*YOUR ASSIGNMENT*
For each line below, print it again exactly as shown.

++++ INPUT RECORDS

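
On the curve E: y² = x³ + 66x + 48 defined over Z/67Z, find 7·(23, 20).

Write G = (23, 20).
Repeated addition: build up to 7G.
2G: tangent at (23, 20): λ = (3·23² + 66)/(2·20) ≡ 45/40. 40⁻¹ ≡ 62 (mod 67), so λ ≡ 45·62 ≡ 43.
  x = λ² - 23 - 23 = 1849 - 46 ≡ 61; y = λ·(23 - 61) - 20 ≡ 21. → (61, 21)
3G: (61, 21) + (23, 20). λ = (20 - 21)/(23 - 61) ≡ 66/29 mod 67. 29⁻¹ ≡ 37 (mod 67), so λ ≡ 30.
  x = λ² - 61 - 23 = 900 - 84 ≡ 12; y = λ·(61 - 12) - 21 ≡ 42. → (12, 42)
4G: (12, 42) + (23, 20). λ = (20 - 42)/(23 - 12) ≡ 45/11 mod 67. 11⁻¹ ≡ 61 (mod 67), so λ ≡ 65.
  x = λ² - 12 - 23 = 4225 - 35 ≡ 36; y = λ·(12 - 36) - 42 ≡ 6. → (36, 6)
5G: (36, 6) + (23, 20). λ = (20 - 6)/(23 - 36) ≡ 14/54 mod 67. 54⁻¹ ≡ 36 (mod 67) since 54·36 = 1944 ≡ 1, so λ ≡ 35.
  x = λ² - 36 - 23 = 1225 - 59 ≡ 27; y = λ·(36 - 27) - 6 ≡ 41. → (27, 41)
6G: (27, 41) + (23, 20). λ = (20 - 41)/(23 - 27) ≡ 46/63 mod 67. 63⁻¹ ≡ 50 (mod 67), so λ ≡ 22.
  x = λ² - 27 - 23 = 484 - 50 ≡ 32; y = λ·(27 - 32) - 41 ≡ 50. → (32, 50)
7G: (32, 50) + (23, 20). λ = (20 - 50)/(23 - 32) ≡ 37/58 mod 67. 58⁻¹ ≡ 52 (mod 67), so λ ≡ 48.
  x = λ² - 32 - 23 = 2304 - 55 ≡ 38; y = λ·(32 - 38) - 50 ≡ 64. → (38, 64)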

++++++++

*EXERCISE RESULT*
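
On the curve E: y² = x³ + 66x + 48 defined over Z/67Z, find 7·(23, 20).

Write G = (23, 20).
Repeated addition: build up to 7G.
2G: tangent at (23, 20): λ = (3·23² + 66)/(2·20) ≡ 45/40. 40⁻¹ ≡ 62 (mod 67), so λ ≡ 45·62 ≡ 43.
  x = λ² - 23 - 23 = 1849 - 46 ≡ 61; y = λ·(23 - 61) - 20 ≡ 21. → (61, 21)
3G: (61, 21) + (23, 20). λ = (20 - 21)/(23 - 61) ≡ 66/29 mod 67. 29⁻¹ ≡ 37 (mod 67), so λ ≡ 30.
  x = λ² - 61 - 23 = 900 - 84 ≡ 12; y = λ·(61 - 12) - 21 ≡ 42. → (12, 42)
4G: (12, 42) + (23, 20). λ = (20 - 42)/(23 - 12) ≡ 45/11 mod 67. 11⁻¹ ≡ 61 (mod 67), so λ ≡ 65.
  x = λ² - 12 - 23 = 4225 - 35 ≡ 36; y = λ·(12 - 36) - 42 ≡ 6. → (36, 6)
5G: (36, 6) + (23, 20). λ = (20 - 6)/(23 - 36) ≡ 14/54 mod 67. 54⁻¹ ≡ 36 (mod 67) since 54·36 = 1944 ≡ 1, so λ ≡ 35.
  x = λ² - 36 - 23 = 1225 - 59 ≡ 27; y = λ·(36 - 27) - 6 ≡ 41. → (27, 41)
6G: (27, 41) + (23, 20). λ = (20 - 41)/(23 - 27) ≡ 46/63 mod 67. 63⁻¹ ≡ 50 (mod 67), so λ ≡ 22.
  x = λ² - 27 - 23 = 484 - 50 ≡ 32; y = λ·(27 - 32) - 41 ≡ 50. → (32, 50)
7G: (32, 50) + (23, 20). λ = (20 - 50)/(23 - 32) ≡ 37/58 mod 67. 58⁻¹ ≡ 52 (mod 67), so λ ≡ 48.
  x = λ² - 32 - 23 = 2304 - 55 ≡ 38; y = λ·(32 - 38) - 50 ≡ 64. → (38, 64)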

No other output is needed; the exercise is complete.